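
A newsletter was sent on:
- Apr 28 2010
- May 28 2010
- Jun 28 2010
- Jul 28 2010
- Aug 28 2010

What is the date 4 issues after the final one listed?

Gaps: 30, 31, 30, 31 days — not constant. Every event is on the 28th of the month.
Pattern: the 28th of each month.
Next: September 2010 → Sep 28 2010.
Next: October 2010 → Oct 28 2010.
Next: November 2010 → Nov 28 2010.
Next: December 2010 → Dec 28 2010.

Dec 28 2010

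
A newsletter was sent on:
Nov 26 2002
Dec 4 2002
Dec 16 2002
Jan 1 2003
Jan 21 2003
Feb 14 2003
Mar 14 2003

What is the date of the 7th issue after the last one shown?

Jan 16 2004

Intervals are 8, 12, 16, 20, 24, 28 days — an arithmetic progression with common difference 4.
Next gap: 32 days. Mar 14 2003 + 32 days = Apr 15 2003.
Next gap: 36 days. Apr 15 2003 + 36 days = May 21 2003.
Next gap: 40 days. May 21 2003 + 40 days = Jun 30 2003.
Next gap: 44 days. Jun 30 2003 + 44 days = Aug 13 2003.
Next gap: 48 days. Aug 13 2003 + 48 days = Sep 30 2003.
Next gap: 52 days. Sep 30 2003 + 52 days = Nov 21 2003.
Next gap: 56 days. Nov 21 2003 + 56 days = Jan 16 2004.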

○ ○ ○ ○

Problem requirements:
Repeat the data in full. Nothing may be dropped or altered.

Finished exercise:
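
A newsletter was sent on:
- Apr 28 2010
- May 28 2010
- Jun 28 2010
- Jul 28 2010
- Aug 28 2010

What is the date 4 issues after the final one listed?

Gaps: 30, 31, 30, 31 days — not constant. Every event is on the 28th of the month.
Pattern: the 28th of each month.
Next: September 2010 → Sep 28 2010.
Next: October 2010 → Oct 28 2010.
Next: November 2010 → Nov 28 2010.
Next: December 2010 → Dec 28 2010.

Dec 28 2010

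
A newsletter was sent on:
Nov 26 2002
Dec 4 2002
Dec 16 2002
Jan 1 2003
Jan 21 2003
Feb 14 2003
Mar 14 2003

What is the date of the 7th issue after the last one shown?

Jan 16 2004

Intervals are 8, 12, 16, 20, 24, 28 days — an arithmetic progression with common difference 4.
Next gap: 32 days. Mar 14 2003 + 32 days = Apr 15 2003.
Next gap: 36 days. Apr 15 2003 + 36 days = May 21 2003.
Next gap: 40 days. May 21 2003 + 40 days = Jun 30 2003.
Next gap: 44 days. Jun 30 2003 + 44 days = Aug 13 2003.
Next gap: 48 days. Aug 13 2003 + 48 days = Sep 30 2003.
Next gap: 52 days. Sep 30 2003 + 52 days = Nov 21 2003.
Next gap: 56 days. Nov 21 2003 + 56 days = Jan 16 2004.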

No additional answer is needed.